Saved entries
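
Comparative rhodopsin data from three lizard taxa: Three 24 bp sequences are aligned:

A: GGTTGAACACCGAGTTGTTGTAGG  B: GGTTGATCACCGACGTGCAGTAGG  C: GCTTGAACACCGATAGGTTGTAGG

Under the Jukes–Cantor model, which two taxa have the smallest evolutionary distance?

A–B: 5/24 differ, p = 0.208, d = 0.244.
A–C: 4/24 differ, p = 0.167, d = 0.188.
B–C: 7/24 differ, p = 0.292, d = 0.369.
The smallest distance is between A and C.

A and C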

## Exercise details
Give the data again, exactly as it appears above.

## Your solution
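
Comparative rhodopsin data from three lizard taxa: Three 24 bp sequences are aligned:

A: GGTTGAACACCGAGTTGTTGTAGG  B: GGTTGATCACCGACGTGCAGTAGG  C: GCTTGAACACCGATAGGTTGTAGG

Under the Jukes–Cantor model, which two taxa have the smallest evolutionary distance?

A–B: 5/24 differ, p = 0.208, d = 0.244.
A–C: 4/24 differ, p = 0.167, d = 0.188.
B–C: 7/24 differ, p = 0.292, d = 0.369.
The smallest distance is between A and C.

A and C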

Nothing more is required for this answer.